* _Work request_
Reproduce exactly the line that contains "(b) Peremptory challenges: 3 per side." and all lines that follow it in the records below, ending with the last one.

* _Provided material_
□ □ □ □ □

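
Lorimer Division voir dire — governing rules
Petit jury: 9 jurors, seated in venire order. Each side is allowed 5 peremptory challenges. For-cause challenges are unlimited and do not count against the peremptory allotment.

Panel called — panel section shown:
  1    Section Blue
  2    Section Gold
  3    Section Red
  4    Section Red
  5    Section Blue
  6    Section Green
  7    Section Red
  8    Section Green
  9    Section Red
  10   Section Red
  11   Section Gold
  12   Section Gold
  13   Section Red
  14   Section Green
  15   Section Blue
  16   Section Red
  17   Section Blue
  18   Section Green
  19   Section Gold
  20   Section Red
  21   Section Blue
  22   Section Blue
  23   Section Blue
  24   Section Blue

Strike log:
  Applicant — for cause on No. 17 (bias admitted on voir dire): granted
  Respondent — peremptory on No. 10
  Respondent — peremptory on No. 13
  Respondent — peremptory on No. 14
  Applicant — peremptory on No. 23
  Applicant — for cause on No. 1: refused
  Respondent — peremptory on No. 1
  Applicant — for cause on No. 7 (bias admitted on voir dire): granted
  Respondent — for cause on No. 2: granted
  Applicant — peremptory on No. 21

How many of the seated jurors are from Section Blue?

2

Removed: #1, #2, #7, #10, #13, #14, #17, #21, #23.
Seated jurors 1–9: #3, #4, #5, #6, #8, #9, #11, #12, #15.
Of those, in Section Blue: #5, #15 → 2.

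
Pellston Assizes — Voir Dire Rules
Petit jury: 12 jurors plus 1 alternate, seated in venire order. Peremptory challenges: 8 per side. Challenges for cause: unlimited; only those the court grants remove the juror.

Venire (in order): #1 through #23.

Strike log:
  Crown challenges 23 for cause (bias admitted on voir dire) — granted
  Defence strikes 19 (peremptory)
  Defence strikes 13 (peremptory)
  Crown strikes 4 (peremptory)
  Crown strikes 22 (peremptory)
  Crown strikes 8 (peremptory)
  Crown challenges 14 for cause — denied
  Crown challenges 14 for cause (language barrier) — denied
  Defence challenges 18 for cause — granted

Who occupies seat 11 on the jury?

Removed: #4, #8, #13, #18, #19, #22, #23. (#14 stays — for-cause denied.)
Seating in order: seats 1–12 → #1, #2, #3, #5, #6, #7, #9, #10, #11, #12, #14, #15; alternates → #16.
So seat 11 is #14.

14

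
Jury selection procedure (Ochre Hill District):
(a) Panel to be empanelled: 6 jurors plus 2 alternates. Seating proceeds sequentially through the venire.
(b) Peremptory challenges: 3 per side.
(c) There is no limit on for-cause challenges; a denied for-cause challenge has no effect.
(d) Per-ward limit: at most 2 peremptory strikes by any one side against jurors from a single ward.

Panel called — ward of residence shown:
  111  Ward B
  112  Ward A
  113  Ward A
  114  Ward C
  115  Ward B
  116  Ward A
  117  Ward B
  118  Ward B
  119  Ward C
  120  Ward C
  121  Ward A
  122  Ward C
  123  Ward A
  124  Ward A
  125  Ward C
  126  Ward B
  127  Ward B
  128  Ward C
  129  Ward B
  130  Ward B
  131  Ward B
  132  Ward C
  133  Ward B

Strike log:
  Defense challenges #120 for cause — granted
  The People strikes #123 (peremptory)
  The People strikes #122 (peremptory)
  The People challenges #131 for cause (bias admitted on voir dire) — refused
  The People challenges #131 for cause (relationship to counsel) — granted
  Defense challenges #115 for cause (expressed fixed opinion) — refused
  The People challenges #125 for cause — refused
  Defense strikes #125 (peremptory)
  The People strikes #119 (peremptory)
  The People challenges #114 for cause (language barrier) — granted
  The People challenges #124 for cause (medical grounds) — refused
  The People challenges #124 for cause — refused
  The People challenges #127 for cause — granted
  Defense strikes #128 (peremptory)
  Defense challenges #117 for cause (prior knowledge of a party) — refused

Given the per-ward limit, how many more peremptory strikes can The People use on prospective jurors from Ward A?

0

The People peremptories so far: #123, #122, #119 — 3 of 3 used, 0 left overall.
Against Ward A: #123 — 1 used; per-ward cap 2 leaves 1.
Binding limit: min(0, 1) = 0.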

□ □ □ □ □

* _Solution for this task_
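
(b) Peremptory challenges: 3 per side.
(c) There is no limit on for-cause challenges; a denied for-cause challenge has no effect.
(d) Per-ward limit: at most 2 peremptory strikes by any one side against jurors from a single ward.

Panel called — ward of residence shown:
  111  Ward B
  112  Ward A
  113  Ward A
  114  Ward C
  115  Ward B
  116  Ward A
  117  Ward B
  118  Ward B
  119  Ward C
  120  Ward C
  121  Ward A
  122  Ward C
  123  Ward A
  124  Ward A
  125  Ward C
  126  Ward B
  127  Ward B
  128  Ward C
  129  Ward B
  130  Ward B
  131  Ward B
  132  Ward C
  133  Ward B

Strike log:
  Defense challenges #120 for cause — granted
  The People strikes #123 (peremptory)
  The People strikes #122 (peremptory)
  The People challenges #131 for cause (bias admitted on voir dire) — refused
  The People challenges #131 for cause (relationship to counsel) — granted
  Defense challenges #115 for cause (expressed fixed opinion) — refused
  The People challenges #125 for cause — refused
  Defense strikes #125 (peremptory)
  The People strikes #119 (peremptory)
  The People challenges #114 for cause (language barrier) — granted
  The People challenges #124 for cause (medical grounds) — refused
  The People challenges #124 for cause — refused
  The People challenges #127 for cause — granted
  Defense strikes #128 (peremptory)
  Defense challenges #117 for cause (prior knowledge of a party) — refused

Given the per-ward limit, how many more peremptory strikes can The People use on prospective jurors from Ward A?

0

The People peremptories so far: #123, #122, #119 — 3 of 3 used, 0 left overall.
Against Ward A: #123 — 1 used; per-ward cap 2 leaves 1.
Binding limit: min(0, 1) = 0.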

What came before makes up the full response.